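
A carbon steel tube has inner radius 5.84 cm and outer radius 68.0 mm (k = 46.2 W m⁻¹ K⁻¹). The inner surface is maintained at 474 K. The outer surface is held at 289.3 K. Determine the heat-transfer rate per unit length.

Q' = 2πk·ΔT/ln(r₂/r₁) = 2π × 46.2 × 184.7 / ln(0.0680/0.0584) = 3.52×10^5 W/m

Q' = 3.52×10^5 W/m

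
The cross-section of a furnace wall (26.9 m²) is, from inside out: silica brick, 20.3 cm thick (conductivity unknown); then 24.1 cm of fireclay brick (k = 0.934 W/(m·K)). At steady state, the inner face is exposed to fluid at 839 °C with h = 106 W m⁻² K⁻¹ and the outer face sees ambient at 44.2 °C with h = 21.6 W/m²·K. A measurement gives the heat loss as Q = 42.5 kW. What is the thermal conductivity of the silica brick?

ΣR = ΔT/Q = |839 − 44.2|/42500 = 0.01870 K/W
Known resistances:
  R_conv,in = 1/(hA) = 1/(106·26.9) = 3.507×10^-4 K/W
  R_fireclay brick = L/(kA) = 0.241/(0.934·26.9) = 0.009592 K/W
  R_conv,out = 1/(hA) = 1/(21.6·26.9) = 0.001721 K/W
R_silica brick = ΣR − ΣR_known = 0.01870 − 0.01166 = 0.007040 K/W
L/(kA) = 0.007040 ⇒ k = 0.203/(0.007040·26.9) = 1.07 W/m·K

k = 1.07 W/m·K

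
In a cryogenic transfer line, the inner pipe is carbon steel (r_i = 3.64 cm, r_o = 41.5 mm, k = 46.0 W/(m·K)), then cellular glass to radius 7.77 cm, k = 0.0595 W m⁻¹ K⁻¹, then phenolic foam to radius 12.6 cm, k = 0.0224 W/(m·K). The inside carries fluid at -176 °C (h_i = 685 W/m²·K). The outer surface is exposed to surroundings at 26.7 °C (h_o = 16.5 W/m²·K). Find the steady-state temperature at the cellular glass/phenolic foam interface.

Treat each layer as a resistance in series:
  R'_conv,in = 1/(2πr h) = 1/(2π·0.0364·685) = 0.006383 m·K/W
  R'_carbon steel = ln(0.0415/0.0364)/(2πk) = 0.1311/(2π·46.0) = 4.537×10^-4 m·K/W
  R'_cellular glass = ln(0.0777/0.0415)/(2πk) = 0.6272/(2π·0.0595) = 1.678 m·K/W
  R'_phenolic foam = ln(0.126/0.0777)/(2πk) = 0.4834/(2π·0.0224) = 3.435 m·K/W
  R'_conv,out = 1/(2πr h) = 1/(2π·0.126·16.5) = 0.07655 m·K/W
ΣR = 0.006383 + 4.537×10^-4 + 1.678 + 3.435 + 0.07655 = 5.196 m·K/W
Q' = ΔT/ΣR = (-176 °C − 26.7 °C)/5.196 = -39.01 W/m
From the inner boundary to the cellular glass/phenolic foam interface, ΣR_partial = 1.685 m·K/W.
T_interface = T_in − Q'·ΣR_partial = -176 °C − (-39.01)(1.685) = -110 °C

T = -110 °C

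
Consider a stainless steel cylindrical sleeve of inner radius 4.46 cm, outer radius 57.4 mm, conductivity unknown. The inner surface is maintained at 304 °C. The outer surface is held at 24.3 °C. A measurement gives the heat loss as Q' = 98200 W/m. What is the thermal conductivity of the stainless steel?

ΣR = ΔT/Q' = |304 − 24.3|/98200 = 0.002848 m·K/W
ln(r₂/r₁)/(2πk) = 0.002848 ⇒ k = 0.2523/(2π·0.002848) = 14.1 W/m·K

k = 14.1 W/m·K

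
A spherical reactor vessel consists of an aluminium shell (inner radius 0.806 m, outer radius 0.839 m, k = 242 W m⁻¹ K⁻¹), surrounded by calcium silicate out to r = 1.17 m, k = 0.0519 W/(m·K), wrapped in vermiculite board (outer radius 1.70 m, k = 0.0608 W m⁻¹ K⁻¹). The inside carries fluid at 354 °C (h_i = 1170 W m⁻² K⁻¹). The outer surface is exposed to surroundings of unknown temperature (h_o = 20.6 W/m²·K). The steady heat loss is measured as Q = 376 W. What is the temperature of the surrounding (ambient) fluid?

T_out = 27.9 °C

Sum the resistances:
  R_conv,in = 1/(4πr²h) = 1/(4π·0.806²·1170) = 1.047×10^-4 K/W
  R_aluminium = (1/0.806 − 1/0.839)/(4πk) = 0.04880/(4π·242) = 1.605×10^-5 K/W
  R_calcium silicate = (1/0.839 − 1/1.17)/(4πk) = 0.3372/(4π·0.0519) = 0.5170 K/W
  R_vermiculite board = (1/1.17 − 1/1.70)/(4πk) = 0.2665/(4π·0.0608) = 0.3488 K/W
  R_conv,out = 1/(4πr²h) = 1/(4π·1.70²·20.6) = 0.001337 K/W
ΣR = 0.8672 K/W
ΔT = Q·ΣR = 376 × 0.8672 = 326.1 K
Heat flows outward, so T_out = T_in − ΔT = 354 − 326.1 = 27.9 °C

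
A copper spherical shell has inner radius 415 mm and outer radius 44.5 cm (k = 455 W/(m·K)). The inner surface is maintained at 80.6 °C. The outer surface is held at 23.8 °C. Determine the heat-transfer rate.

Q = 4πk·ΔT/(1/r₁ − 1/r₂) = 4π × 455 × 56.8 / (1/0.415 − 1/0.445) = 2.00×10^6 W

Q = 2.00×10^6 W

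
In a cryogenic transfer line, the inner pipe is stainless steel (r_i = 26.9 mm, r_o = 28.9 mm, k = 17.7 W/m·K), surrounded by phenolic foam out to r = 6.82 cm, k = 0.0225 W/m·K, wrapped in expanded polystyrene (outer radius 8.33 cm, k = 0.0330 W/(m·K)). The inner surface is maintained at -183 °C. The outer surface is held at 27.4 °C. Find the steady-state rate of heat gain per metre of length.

Treat each layer as a resistance in series:
  R'_stainless steel = ln(0.0289/0.0269)/(2πk) = 0.07172/(2π·17.7) = 6.449×10^-4 m·K/W
  R'_phenolic foam = ln(0.0682/0.0289)/(2πk) = 0.8586/(2π·0.0225) = 6.073 m·K/W
  R'_expanded polystyrene = ln(0.0833/0.0682)/(2πk) = 0.2000/(2π·0.0330) = 0.9646 m·K/W
ΣR = 6.449×10^-4 + 6.073 + 0.9646 = 7.038 m·K/W
Q' = ΔT/ΣR = (-183 °C − 27.4 °C)/7.038 = -29.9 W/m
(Negative Q' ⇒ heat flows inward; heat gain = 29.9 W/m.)

Q' = 29.9 W/m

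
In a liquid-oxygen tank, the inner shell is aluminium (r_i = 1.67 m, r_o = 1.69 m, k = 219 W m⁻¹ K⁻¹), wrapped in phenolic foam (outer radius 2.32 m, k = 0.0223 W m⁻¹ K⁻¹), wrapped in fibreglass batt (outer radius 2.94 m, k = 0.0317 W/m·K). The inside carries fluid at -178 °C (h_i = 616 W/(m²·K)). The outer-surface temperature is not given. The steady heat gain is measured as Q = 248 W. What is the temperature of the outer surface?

T_out = 20.8 °C

Sum the resistances:
  R_conv,in = 1/(4πr²h) = 1/(4π·1.67²·616) = 4.632×10^-5 K/W
  R_aluminium = (1/1.67 − 1/1.69)/(4πk) = 0.007086/(4π·219) = 2.575×10^-6 K/W
  R_phenolic foam = (1/1.69 − 1/2.32)/(4πk) = 0.1607/(4π·0.0223) = 0.5734 K/W
  R_fibreglass batt = (1/2.32 − 1/2.94)/(4πk) = 0.09090/(4π·0.0317) = 0.2282 K/W
ΣR = 0.8016 K/W
ΔT = Q·ΣR = 248 × 0.8016 = 198.8 K
Heat flows inward, so T_out = T_in + ΔT = -178 + 198.8 = 20.8 °C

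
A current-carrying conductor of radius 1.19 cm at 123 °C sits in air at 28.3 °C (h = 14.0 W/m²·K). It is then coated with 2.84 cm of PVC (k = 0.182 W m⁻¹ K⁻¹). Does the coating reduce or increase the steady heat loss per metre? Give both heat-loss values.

reduces: 99.1 → 70.2 W/m

Critical radius for a cylinder: r_cr = k/h = 0.0130 m = 1.30 cm.
Outer radius after coating: r₂ = 0.0119 + 0.0284 = 0.0403 m.
r₁ < r_cr < r₂: heat loss rises to a maximum at r_cr then falls. Whether the coating helps depends on whether Q(r₂) has dropped back below Q(r₁).
Bare: R = 1/(2πr₁h) = 0.9553 m·K/W; Q = 94.7/0.9553 = 99.1 W/m.
Coated: R = R_cond + R_conv = 1.349 m·K/W; Q = 94.7/1.349 = 70.2 W/m.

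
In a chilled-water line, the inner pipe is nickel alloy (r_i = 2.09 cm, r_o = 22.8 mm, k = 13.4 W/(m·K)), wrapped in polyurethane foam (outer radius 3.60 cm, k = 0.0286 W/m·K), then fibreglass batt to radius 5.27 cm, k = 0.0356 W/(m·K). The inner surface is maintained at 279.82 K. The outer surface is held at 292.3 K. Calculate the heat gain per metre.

Q' = 2.94 W/m

Series thermal resistances, inner to outer:
  R'_nickel alloy = ln(0.0228/0.0209)/(2πk) = 0.08701/(2π·13.4) = 0.001033 m·K/W
  R'_polyurethane foam = ln(0.0360/0.0228)/(2πk) = 0.4568/(2π·0.0286) = 2.542 m·K/W
  R'_fibreglass batt = ln(0.0527/0.0360)/(2πk) = 0.3811/(2π·0.0356) = 1.704 m·K/W
ΣR = 0.001033 + 2.542 + 1.704 = 4.247 m·K/W
Q' = ΔT/ΣR = (279.82 K − 292.3 K)/4.247 = -2.94 W/m
(Negative Q' ⇒ heat flows inward; heat gain = 2.94 W/m.)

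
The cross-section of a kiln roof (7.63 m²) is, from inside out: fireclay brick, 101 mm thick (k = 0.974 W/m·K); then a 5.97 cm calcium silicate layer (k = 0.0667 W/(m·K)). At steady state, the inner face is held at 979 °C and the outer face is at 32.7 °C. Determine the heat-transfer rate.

Q = 7.23 kW

Resistance network (inner→outer):
  R_fireclay brick = L/(kA) = 0.101/(0.974·7.63) = 0.01359 K/W
  R_calcium silicate = L/(kA) = 0.0597/(0.0667·7.63) = 0.1173 K/W
ΣR = 0.01359 + 0.1173 = 0.1309 K/W
Q = ΔT/ΣR = (979 °C − 32.7 °C)/0.1309 = 7230 W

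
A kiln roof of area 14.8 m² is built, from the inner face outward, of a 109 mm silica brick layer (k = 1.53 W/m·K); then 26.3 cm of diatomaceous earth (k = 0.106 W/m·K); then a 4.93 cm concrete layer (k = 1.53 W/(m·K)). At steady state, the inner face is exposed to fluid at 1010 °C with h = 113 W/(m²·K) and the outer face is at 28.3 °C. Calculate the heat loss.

Treat each layer as a resistance in series:
  R_conv,in = 1/(hA) = 1/(113·14.8) = 5.979×10^-4 K/W
  R_silica brick = L/(kA) = 0.109/(1.53·14.8) = 0.004814 K/W
  R_diatomaceous earth = L/(kA) = 0.263/(0.106·14.8) = 0.1676 K/W
  R_concrete = L/(kA) = 0.0493/(1.53·14.8) = 0.002177 K/W
ΣR = 5.979×10^-4 + 0.004814 + 0.1676 + 0.002177 = 0.1752 K/W
Q = ΔT/ΣR = (1010 °C − 28.3 °C)/0.1752 = 5600 W

Q = 5.60 kW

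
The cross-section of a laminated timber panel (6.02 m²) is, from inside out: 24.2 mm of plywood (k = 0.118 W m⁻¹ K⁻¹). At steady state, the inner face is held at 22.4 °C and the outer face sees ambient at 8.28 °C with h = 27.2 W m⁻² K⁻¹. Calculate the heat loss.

Q = 351 W

Treat each layer as a resistance in series:
  R_plywood = L/(kA) = 0.0242/(0.118·6.02) = 0.03407 K/W
  R_conv,out = 1/(hA) = 1/(27.2·6.02) = 0.006107 K/W
ΣR = 0.03407 + 0.006107 = 0.04018 K/W
Q = ΔT/ΣR = (22.4 °C − 8.28 °C)/0.04018 = 351 W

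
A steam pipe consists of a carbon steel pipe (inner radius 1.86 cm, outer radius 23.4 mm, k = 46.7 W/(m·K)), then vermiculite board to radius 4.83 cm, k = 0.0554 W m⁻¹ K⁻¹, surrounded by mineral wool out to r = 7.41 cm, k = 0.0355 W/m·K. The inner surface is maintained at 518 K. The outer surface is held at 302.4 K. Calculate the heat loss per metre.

Q' = 53.9 W/m

Treat each layer as a resistance in series:
  R'_carbon steel = ln(0.0234/0.0186)/(2πk) = 0.2296/(2π·46.7) = 7.824×10^-4 m·K/W
  R'_vermiculite board = ln(0.0483/0.0234)/(2πk) = 0.7247/(2π·0.0554) = 2.082 m·K/W
  R'_mineral wool = ln(0.0741/0.0483)/(2πk) = 0.4280/(2π·0.0355) = 1.919 m·K/W
ΣR = 7.824×10^-4 + 2.082 + 1.919 = 4.002 m·K/W
Q' = ΔT/ΣR = (518 K − 302.4 K)/4.002 = 53.9 W/m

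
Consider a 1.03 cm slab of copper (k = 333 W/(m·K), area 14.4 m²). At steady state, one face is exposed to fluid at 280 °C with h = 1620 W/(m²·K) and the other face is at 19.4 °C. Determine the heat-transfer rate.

Resistance network (inner→outer):
  R_conv,in = 1/(hA) = 1/(1620·14.4) = 4.287×10^-5 K/W
  R_copper = L/(kA) = 0.0103/(333·14.4) = 2.148×10^-6 K/W
ΣR = 4.287×10^-5 + 2.148×10^-6 = 4.502×10^-5 K/W
Q = ΔT/ΣR = (280 °C − 19.4 °C)/4.502×10^-5 = 5.79×10^6 W

Q = 5790 kW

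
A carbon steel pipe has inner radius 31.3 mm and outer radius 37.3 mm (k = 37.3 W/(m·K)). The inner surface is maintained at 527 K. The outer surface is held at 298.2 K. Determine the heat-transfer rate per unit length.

Q' = 3.06×10^5 W/m

Q' = 2πk·ΔT/ln(r₂/r₁) = 2π × 37.3 × 228.8 / ln(0.0373/0.0313) = 3.06×10^5 W/m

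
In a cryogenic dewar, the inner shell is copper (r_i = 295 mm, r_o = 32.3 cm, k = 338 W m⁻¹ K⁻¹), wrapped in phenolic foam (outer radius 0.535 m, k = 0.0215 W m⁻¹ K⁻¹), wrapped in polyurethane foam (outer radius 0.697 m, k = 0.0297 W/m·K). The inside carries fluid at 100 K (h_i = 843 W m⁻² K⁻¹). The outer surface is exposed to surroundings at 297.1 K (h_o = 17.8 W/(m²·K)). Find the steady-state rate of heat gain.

Resistance network (inner→outer):
  R_conv,in = 1/(4πr²h) = 1/(4π·0.295²·843) = 0.001085 K/W
  R_copper = (1/0.295 − 1/0.323)/(4πk) = 0.2939/(4π·338) = 6.918×10^-5 K/W
  R_phenolic foam = (1/0.323 − 1/0.535)/(4πk) = 1.227/(4π·0.0215) = 4.541 K/W
  R_polyurethane foam = (1/0.535 − 1/0.697)/(4πk) = 0.4344/(4π·0.0297) = 1.164 K/W
  R_conv,out = 1/(4πr²h) = 1/(4π·0.697²·17.8) = 0.009202 K/W
ΣR = 0.001085 + 6.918×10^-5 + 4.541 + 1.164 + 0.009202 = 5.715 K/W
Q = ΔT/ΣR = (100 K − 297.1 K)/5.715 = -34.5 W
(Negative Q ⇒ heat flows inward; heat gain = 34.5 W.)

Q = 34.5 W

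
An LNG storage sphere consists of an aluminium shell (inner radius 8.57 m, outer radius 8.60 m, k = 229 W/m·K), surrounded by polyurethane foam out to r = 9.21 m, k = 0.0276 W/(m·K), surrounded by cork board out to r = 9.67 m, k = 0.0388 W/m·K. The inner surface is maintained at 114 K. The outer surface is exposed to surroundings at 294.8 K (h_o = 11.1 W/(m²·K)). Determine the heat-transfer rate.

Q = 5.50 kW

Series thermal resistances, inner to outer:
  R_aluminium = (1/8.57 − 1/8.60)/(4πk) = 4.070×10^-4/(4π·229) = 1.414×10^-7 K/W
  R_polyurethane foam = (1/8.60 − 1/9.21)/(4πk) = 0.007701/(4π·0.0276) = 0.02221 K/W
  R_cork board = (1/9.21 − 1/9.67)/(4πk) = 0.005165/(4π·0.0388) = 0.01059 K/W
  R_conv,out = 1/(4πr²h) = 1/(4π·9.67²·11.1) = 7.667×10^-5 K/W
ΣR = 1.414×10^-7 + 0.02221 + 0.01059 + 7.667×10^-5 = 0.03288 K/W
Q = ΔT/ΣR = (114 K − 294.8 K)/0.03288 = -5500 W
(Negative Q ⇒ heat flows inward; heat gain = 5500 W.)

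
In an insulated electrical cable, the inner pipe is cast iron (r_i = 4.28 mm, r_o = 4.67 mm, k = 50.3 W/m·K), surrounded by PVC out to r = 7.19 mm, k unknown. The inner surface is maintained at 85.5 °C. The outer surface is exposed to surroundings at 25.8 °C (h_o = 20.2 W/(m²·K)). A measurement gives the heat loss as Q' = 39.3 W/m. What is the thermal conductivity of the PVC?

k = 0.162 W/m·K

ΣR = ΔT/Q' = |85.5 − 25.8|/39.3 = 1.519 m·K/W
Known resistances:
  R'_cast iron = ln(0.00467/0.00428)/(2πk) = 0.08721/(2π·50.3) = 2.759×10^-4 m·K/W
  R'_conv,out = 1/(2πr h) = 1/(2π·0.00719·20.2) = 1.096 m·K/W
R_PVC = ΣR − ΣR_known = 1.519 − 1.096 = 0.4230 m·K/W
ln(r₂/r₁)/(2πk) = 0.4230 ⇒ k = 0.4315/(2π·0.4230) = 0.162 W/m·K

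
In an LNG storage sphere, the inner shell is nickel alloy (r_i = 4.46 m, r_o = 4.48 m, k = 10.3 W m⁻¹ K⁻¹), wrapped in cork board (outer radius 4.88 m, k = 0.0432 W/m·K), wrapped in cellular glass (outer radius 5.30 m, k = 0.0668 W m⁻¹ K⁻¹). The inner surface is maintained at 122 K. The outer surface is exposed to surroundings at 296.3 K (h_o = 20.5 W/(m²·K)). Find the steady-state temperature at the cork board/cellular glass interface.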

+ + +

* [Problem details]: Write out again, unchanged, every line from the line containing "In an insulated" to the final line of the material above.

* [Result for this exercise]:
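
In an insulated electrical cable, the inner pipe is cast iron (r_i = 4.28 mm, r_o = 4.67 mm, k = 50.3 W/m·K), surrounded by PVC out to r = 7.19 mm, k unknown. The inner surface is maintained at 85.5 °C. The outer surface is exposed to surroundings at 25.8 °C (h_o = 20.2 W/(m²·K)). A measurement gives the heat loss as Q' = 39.3 W/m. What is the thermal conductivity of the PVC?

k = 0.162 W/m·K

ΣR = ΔT/Q' = |85.5 − 25.8|/39.3 = 1.519 m·K/W
Known resistances:
  R'_cast iron = ln(0.00467/0.00428)/(2πk) = 0.08721/(2π·50.3) = 2.759×10^-4 m·K/W
  R'_conv,out = 1/(2πr h) = 1/(2π·0.00719·20.2) = 1.096 m·K/W
R_PVC = ΣR − ΣR_known = 1.519 − 1.096 = 0.4230 m·K/W
ln(r₂/r₁)/(2πk) = 0.4230 ⇒ k = 0.4315/(2π·0.4230) = 0.162 W/m·K

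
In an LNG storage sphere, the inner shell is nickel alloy (r_i = 4.46 m, r_o = 4.48 m, k = 10.3 W m⁻¹ K⁻¹), wrapped in cork board (outer radius 4.88 m, k = 0.0432 W/m·K), wrapped in cellular glass (outer radius 5.30 m, k = 0.0668 W m⁻¹ K⁻¹). The inner surface is maintained at 122 K. The outer surface is exposed to surroundings at 296.3 K (h_o = 20.5 W/(m²·K)). Find the steady-state temperature at the cork board/cellular glass interface.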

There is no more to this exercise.